* The task *
Retype the listing without any alteration.
>>>
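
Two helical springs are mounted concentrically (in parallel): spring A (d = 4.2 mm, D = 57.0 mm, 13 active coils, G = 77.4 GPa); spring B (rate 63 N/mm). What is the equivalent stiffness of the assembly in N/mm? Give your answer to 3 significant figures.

64.3 N/mm

k_A = Gd⁴/(8D³N_a) = (77.4×10³)(4.2⁴)/(8·57.0³·13) = 1.2505 N/mm
Parallel: k_eq = 1.2505 + 63 = 64.25 N/mm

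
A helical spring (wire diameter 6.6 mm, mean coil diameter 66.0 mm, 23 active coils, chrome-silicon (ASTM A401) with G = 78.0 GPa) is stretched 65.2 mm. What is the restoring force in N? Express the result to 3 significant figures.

182 N

k = Gd⁴/(8D³N_a) = (78.0×10³)(6.6⁴)/(8·66.0³·23) = 2.7978 N/mm
F = k·δ = 2.7978 × 65.2 = 182.42 N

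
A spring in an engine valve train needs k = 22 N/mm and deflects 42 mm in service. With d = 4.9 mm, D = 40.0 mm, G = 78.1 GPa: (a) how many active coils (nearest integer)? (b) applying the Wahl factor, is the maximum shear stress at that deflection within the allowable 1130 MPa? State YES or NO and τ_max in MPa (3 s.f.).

(a) 4 coils; (b) YES, τ_max = 943 MPa

N_a = Gd⁴/(8D³k) = (78.1×10³)(4.9⁴)/(8·40.0³·22) = 3.997 → N_a = 4
Actual rate k = Gd⁴/(8D³·4) = 21.984 N/mm
Working load F = kδ = 21.984·42 = 923.33 N
C = 40.0/4.9 = 8.1633; K_W = (4C−1)/(4C−4)+0.615/C = 1.1800
τ_max = K_W·8FD/(πd³) = 1.1800·799.4 = 943.33 MPa
τ_max ≤ 1130 MPa → acceptable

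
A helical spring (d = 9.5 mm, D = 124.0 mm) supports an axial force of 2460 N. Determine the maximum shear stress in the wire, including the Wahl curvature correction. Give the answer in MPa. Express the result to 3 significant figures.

Spring index C = D/d = 124.0/9.5 = 13.0526
K_W = (4C−1)/(4C−4) + 0.615/C = 51.211/48.211 + 0.0471 = 1.1093
τ₀ = 8FD/(πd³) = 8·2460·124.0/(π·9.5³) = 2.44032e+06/2693.5 = 906 MPa
τ_max = K·τ₀ = 1.1093 × 906 = 1005.1 MPa

1010 MPa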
<<<
* Output for this exercise *
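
Two helical springs are mounted concentrically (in parallel): spring A (d = 4.2 mm, D = 57.0 mm, 13 active coils, G = 77.4 GPa); spring B (rate 63 N/mm). What is the equivalent stiffness of the assembly in N/mm? Give your answer to 3 significant figures.

64.3 N/mm

k_A = Gd⁴/(8D³N_a) = (77.4×10³)(4.2⁴)/(8·57.0³·13) = 1.2505 N/mm
Parallel: k_eq = 1.2505 + 63 = 64.25 N/mm

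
A helical spring (wire diameter 6.6 mm, mean coil diameter 66.0 mm, 23 active coils, chrome-silicon (ASTM A401) with G = 78.0 GPa) is stretched 65.2 mm. What is the restoring force in N? Express the result to 3 significant figures.

182 N

k = Gd⁴/(8D³N_a) = (78.0×10³)(6.6⁴)/(8·66.0³·23) = 2.7978 N/mm
F = k·δ = 2.7978 × 65.2 = 182.42 N

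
A spring in an engine valve train needs k = 22 N/mm and deflects 42 mm in service. With d = 4.9 mm, D = 40.0 mm, G = 78.1 GPa: (a) how many active coils (nearest integer)? (b) applying the Wahl factor, is the maximum shear stress at that deflection within the allowable 1130 MPa? State YES or NO and τ_max in MPa (3 s.f.).

(a) 4 coils; (b) YES, τ_max = 943 MPa

N_a = Gd⁴/(8D³k) = (78.1×10³)(4.9⁴)/(8·40.0³·22) = 3.997 → N_a = 4
Actual rate k = Gd⁴/(8D³·4) = 21.984 N/mm
Working load F = kδ = 21.984·42 = 923.33 N
C = 40.0/4.9 = 8.1633; K_W = (4C−1)/(4C−4)+0.615/C = 1.1800
τ_max = K_W·8FD/(πd³) = 1.1800·799.4 = 943.33 MPa
τ_max ≤ 1130 MPa → acceptable

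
A helical spring (d = 9.5 mm, D = 124.0 mm) supports an axial force of 2460 N. Determine the maximum shear stress in the wire, including the Wahl curvature correction. Give the answer in MPa. Express the result to 3 significant figures.

Spring index C = D/d = 124.0/9.5 = 13.0526
K_W = (4C−1)/(4C−4) + 0.615/C = 51.211/48.211 + 0.0471 = 1.1093
τ₀ = 8FD/(πd³) = 8·2460·124.0/(π·9.5³) = 2.44032e+06/2693.5 = 906 MPa
τ_max = K·τ₀ = 1.1093 × 906 = 1005.1 MPa

1010 MPa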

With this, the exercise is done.